Assignment ▸ Copy all the lines of the data that include the word "readings".

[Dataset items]
================
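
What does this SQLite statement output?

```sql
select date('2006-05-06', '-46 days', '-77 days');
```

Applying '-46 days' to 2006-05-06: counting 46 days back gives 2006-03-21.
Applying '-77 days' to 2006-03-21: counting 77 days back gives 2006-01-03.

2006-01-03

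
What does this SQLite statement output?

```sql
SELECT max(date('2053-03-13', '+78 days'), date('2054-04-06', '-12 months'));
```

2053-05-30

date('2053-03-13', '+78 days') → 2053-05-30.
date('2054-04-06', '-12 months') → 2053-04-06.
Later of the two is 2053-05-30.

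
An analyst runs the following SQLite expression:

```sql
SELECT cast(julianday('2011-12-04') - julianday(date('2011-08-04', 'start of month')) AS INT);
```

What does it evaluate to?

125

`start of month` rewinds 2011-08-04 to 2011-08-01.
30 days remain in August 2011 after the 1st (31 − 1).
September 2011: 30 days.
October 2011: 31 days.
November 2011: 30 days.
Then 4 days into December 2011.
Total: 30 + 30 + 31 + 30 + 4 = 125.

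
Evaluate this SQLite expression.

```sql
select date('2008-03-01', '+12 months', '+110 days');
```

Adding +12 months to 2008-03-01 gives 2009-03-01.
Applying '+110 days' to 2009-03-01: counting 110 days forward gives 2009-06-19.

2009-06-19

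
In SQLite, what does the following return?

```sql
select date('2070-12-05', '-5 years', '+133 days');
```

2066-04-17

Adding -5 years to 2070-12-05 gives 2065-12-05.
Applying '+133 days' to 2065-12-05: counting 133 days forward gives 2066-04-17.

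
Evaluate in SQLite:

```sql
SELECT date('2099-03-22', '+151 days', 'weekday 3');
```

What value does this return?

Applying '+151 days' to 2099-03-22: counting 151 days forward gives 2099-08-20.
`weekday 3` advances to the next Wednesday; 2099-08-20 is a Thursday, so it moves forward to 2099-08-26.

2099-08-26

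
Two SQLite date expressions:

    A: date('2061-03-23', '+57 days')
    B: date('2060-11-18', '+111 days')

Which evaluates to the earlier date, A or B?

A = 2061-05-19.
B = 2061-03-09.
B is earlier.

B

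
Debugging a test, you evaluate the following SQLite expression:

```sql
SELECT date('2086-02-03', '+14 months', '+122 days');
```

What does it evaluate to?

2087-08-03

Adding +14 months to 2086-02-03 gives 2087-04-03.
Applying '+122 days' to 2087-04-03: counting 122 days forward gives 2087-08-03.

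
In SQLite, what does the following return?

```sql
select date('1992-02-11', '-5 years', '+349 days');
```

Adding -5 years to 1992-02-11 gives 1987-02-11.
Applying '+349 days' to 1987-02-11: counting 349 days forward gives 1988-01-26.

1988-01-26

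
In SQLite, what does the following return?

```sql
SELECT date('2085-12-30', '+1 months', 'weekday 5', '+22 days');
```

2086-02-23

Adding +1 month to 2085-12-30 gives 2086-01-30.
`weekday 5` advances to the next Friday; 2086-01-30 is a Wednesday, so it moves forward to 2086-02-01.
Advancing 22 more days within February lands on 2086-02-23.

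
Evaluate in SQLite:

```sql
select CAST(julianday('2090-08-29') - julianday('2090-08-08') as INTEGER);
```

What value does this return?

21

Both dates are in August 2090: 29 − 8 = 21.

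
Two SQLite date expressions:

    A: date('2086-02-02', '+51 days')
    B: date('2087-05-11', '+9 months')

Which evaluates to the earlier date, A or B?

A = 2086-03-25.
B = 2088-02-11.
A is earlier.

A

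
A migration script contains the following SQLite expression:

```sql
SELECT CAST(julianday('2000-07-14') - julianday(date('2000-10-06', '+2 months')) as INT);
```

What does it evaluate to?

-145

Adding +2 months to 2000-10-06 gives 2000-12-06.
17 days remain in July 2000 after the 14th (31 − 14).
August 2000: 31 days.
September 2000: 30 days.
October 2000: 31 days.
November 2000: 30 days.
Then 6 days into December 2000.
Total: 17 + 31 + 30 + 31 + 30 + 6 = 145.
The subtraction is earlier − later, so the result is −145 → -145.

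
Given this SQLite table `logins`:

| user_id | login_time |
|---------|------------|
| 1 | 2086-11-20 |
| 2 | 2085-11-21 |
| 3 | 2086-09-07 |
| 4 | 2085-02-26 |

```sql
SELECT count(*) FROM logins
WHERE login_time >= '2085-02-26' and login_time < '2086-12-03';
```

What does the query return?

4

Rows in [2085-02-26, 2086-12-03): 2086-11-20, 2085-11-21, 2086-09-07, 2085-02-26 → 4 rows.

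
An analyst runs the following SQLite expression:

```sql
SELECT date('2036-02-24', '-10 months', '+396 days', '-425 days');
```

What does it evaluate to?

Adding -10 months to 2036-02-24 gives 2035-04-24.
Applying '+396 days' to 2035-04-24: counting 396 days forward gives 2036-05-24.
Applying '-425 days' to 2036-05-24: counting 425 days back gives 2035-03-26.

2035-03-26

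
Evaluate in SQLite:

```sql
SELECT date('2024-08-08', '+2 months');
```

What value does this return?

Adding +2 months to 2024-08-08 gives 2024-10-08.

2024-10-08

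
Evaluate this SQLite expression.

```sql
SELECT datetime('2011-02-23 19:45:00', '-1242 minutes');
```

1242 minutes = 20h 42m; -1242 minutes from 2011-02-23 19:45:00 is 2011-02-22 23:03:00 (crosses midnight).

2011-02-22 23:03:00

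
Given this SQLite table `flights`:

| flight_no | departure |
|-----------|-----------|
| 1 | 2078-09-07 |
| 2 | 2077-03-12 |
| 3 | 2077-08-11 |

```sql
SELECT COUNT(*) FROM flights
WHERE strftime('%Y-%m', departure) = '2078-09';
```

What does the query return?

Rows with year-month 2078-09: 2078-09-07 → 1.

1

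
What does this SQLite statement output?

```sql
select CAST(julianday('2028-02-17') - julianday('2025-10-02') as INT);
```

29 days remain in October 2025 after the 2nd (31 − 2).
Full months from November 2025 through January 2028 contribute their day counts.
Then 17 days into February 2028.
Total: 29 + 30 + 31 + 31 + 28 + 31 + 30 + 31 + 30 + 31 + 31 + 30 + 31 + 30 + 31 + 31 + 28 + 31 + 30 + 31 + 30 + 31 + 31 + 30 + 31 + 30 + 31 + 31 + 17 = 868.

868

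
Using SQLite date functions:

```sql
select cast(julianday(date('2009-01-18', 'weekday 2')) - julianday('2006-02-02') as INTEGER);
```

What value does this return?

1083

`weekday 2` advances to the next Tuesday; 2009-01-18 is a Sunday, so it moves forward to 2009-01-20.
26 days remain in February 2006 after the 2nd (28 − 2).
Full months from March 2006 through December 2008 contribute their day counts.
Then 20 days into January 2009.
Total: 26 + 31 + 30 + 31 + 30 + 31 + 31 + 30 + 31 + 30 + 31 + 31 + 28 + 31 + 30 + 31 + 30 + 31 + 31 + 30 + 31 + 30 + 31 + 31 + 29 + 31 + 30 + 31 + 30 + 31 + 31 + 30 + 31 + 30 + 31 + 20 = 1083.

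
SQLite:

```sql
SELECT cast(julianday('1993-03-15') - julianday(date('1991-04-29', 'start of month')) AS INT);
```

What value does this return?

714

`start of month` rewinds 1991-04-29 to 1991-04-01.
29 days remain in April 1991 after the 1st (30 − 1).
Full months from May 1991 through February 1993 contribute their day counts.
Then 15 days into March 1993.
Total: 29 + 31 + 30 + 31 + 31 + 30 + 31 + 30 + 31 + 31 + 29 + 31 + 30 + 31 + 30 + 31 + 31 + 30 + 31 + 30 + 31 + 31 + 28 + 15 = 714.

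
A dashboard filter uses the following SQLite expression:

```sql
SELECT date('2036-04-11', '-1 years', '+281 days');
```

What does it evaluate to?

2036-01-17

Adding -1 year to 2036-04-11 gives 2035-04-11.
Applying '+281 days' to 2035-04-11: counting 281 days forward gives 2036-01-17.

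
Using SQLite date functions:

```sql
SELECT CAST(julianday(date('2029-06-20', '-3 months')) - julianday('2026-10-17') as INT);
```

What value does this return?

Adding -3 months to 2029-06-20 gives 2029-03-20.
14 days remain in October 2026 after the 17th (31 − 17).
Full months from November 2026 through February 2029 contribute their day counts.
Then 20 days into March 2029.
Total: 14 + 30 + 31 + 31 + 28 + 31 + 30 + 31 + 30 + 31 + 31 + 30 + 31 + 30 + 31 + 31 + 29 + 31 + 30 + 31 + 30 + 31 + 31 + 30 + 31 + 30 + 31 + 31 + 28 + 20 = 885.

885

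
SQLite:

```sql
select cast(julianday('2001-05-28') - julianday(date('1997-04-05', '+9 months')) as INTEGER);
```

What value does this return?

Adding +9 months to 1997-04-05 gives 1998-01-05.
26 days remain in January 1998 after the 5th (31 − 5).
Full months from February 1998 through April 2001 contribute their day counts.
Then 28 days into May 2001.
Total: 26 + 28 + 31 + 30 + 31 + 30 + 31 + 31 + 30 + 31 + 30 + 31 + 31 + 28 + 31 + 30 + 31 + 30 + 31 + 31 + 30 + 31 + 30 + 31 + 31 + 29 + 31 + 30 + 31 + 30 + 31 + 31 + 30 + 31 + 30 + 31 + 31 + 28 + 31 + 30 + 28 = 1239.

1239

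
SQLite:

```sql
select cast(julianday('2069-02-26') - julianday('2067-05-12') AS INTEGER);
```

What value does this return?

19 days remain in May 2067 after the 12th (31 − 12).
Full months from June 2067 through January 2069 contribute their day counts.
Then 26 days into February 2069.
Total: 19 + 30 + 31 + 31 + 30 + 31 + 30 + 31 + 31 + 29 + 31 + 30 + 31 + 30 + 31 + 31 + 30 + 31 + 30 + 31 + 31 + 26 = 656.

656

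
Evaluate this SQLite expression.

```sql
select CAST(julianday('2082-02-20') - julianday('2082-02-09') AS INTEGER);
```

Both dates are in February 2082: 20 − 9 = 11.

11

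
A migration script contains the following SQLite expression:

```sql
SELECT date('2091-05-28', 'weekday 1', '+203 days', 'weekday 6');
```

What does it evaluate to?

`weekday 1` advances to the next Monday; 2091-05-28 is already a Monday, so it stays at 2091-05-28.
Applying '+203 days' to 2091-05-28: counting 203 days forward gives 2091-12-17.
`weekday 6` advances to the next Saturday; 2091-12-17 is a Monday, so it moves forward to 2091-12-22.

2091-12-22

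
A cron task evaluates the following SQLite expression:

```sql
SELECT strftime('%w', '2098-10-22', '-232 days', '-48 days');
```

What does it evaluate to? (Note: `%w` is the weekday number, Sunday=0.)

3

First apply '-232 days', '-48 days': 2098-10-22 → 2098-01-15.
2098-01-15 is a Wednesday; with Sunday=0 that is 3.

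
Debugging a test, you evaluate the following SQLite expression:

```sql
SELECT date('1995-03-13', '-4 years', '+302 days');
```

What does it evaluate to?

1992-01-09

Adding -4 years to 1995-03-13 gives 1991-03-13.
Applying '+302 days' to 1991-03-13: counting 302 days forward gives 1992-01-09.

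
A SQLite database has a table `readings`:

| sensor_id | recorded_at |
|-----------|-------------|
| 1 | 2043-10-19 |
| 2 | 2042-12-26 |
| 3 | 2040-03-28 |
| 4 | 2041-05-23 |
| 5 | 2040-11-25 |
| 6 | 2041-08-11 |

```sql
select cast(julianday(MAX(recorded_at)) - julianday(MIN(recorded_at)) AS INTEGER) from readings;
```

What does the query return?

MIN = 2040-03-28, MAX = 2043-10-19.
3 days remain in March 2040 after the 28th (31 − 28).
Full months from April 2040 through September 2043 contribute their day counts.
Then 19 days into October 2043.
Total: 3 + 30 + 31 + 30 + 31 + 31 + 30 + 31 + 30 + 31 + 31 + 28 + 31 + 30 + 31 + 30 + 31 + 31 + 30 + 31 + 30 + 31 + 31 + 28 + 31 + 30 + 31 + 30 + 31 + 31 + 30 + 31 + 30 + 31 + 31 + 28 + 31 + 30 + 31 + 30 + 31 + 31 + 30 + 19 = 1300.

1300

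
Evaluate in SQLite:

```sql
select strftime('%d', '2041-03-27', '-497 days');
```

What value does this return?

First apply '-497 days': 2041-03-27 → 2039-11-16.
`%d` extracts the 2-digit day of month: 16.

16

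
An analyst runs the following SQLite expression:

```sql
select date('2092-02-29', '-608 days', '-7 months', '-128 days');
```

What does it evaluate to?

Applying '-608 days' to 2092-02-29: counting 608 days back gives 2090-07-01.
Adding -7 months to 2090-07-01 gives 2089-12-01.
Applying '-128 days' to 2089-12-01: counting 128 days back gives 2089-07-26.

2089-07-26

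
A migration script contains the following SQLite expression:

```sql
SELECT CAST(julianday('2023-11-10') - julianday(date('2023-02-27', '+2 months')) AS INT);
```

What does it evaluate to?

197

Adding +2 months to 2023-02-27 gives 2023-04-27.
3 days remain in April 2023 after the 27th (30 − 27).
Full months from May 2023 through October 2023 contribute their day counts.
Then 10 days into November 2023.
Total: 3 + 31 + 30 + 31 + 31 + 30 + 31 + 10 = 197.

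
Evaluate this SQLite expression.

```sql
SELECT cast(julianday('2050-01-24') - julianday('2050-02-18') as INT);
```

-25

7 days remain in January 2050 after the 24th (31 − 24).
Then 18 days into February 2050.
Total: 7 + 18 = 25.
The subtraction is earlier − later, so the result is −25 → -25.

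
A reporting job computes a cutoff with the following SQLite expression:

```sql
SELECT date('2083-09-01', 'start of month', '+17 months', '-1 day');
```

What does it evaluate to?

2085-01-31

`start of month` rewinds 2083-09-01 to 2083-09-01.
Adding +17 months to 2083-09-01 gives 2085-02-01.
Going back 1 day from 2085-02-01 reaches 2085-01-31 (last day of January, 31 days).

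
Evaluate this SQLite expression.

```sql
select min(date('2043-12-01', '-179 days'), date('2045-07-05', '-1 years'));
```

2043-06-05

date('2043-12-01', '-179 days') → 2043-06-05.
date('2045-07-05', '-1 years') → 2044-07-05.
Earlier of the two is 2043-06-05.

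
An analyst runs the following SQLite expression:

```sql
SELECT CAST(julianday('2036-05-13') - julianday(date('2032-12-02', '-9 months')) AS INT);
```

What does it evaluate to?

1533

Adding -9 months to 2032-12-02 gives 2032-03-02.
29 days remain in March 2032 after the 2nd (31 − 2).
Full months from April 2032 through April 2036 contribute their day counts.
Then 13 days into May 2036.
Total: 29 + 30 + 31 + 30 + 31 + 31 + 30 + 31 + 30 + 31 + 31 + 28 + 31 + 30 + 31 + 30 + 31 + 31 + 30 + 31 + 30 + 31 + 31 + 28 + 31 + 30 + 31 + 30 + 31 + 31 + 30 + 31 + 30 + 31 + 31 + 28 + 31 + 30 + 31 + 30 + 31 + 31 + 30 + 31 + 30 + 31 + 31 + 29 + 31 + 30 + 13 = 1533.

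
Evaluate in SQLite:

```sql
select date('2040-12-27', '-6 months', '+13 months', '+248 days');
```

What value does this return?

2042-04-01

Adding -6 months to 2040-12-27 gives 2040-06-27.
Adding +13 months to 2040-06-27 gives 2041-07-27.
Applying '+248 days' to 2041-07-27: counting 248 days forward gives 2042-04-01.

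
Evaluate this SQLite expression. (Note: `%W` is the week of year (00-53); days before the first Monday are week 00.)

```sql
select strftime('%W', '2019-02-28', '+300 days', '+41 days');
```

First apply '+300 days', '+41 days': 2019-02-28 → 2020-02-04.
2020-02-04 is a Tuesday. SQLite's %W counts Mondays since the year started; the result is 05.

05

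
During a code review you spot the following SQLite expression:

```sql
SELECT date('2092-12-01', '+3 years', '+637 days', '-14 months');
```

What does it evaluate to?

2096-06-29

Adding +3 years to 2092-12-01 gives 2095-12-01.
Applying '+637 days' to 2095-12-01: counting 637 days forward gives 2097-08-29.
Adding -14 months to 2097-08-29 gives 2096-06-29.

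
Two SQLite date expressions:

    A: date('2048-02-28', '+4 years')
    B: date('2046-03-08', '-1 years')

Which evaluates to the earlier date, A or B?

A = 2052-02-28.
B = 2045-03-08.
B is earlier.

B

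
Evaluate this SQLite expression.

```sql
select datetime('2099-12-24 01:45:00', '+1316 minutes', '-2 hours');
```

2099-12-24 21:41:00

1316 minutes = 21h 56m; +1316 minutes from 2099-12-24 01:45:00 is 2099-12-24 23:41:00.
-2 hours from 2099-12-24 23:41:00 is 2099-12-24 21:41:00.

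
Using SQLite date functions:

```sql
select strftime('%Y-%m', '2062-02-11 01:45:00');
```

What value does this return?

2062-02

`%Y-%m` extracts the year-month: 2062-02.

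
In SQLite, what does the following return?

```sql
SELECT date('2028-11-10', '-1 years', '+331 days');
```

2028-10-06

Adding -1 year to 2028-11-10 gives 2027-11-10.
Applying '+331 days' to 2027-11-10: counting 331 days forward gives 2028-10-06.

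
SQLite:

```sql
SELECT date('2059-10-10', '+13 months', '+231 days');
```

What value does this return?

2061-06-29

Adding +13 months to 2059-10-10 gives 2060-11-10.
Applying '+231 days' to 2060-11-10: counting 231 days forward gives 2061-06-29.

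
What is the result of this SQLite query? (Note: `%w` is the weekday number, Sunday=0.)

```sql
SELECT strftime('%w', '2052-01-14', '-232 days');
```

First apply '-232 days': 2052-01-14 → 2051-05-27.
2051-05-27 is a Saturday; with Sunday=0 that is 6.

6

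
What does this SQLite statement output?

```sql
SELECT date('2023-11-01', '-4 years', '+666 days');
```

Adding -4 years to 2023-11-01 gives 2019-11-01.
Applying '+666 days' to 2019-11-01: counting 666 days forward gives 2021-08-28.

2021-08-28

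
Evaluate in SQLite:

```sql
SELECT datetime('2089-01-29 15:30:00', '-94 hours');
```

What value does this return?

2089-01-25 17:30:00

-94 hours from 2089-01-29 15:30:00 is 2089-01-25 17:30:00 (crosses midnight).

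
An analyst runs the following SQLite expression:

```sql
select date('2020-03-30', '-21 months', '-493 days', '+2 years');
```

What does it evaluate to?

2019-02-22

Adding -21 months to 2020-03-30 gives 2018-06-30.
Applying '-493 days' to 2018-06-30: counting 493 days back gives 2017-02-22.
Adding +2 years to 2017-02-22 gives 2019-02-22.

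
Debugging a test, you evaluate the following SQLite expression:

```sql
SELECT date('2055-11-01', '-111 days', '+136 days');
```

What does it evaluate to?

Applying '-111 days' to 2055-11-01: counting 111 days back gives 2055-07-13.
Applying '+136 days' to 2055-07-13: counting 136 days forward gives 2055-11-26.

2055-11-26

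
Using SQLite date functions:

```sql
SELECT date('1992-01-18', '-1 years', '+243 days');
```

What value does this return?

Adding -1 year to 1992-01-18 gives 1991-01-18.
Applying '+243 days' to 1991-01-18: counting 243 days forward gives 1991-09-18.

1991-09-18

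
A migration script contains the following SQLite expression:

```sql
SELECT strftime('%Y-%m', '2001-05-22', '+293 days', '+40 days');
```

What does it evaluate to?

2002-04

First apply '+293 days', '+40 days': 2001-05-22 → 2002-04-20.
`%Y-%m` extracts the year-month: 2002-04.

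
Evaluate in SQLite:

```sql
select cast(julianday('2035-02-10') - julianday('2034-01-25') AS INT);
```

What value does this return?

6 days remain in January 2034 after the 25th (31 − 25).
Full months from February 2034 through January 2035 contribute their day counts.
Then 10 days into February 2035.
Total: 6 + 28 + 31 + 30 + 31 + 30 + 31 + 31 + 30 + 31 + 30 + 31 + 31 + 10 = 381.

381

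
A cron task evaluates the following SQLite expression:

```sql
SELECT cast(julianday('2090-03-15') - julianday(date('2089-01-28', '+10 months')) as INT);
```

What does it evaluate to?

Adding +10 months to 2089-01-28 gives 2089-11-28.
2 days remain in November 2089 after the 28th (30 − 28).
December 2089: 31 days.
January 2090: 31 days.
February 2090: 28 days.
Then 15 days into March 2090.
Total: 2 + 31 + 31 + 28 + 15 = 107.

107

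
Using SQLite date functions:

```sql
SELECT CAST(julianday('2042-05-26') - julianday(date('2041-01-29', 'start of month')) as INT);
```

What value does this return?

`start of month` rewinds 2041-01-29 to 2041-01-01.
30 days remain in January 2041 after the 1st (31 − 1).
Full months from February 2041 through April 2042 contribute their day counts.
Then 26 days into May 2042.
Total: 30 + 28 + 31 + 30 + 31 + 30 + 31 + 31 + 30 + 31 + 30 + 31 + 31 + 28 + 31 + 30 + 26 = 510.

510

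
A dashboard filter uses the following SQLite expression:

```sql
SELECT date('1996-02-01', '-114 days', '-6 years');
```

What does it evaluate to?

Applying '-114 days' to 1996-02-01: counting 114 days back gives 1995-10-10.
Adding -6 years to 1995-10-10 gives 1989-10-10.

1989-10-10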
================
Response box ▸
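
A SQLite database has a table `readings`:
select cast(julianday(MAX(recorded_at)) - julianday(MIN(recorded_at)) AS INTEGER) from readings;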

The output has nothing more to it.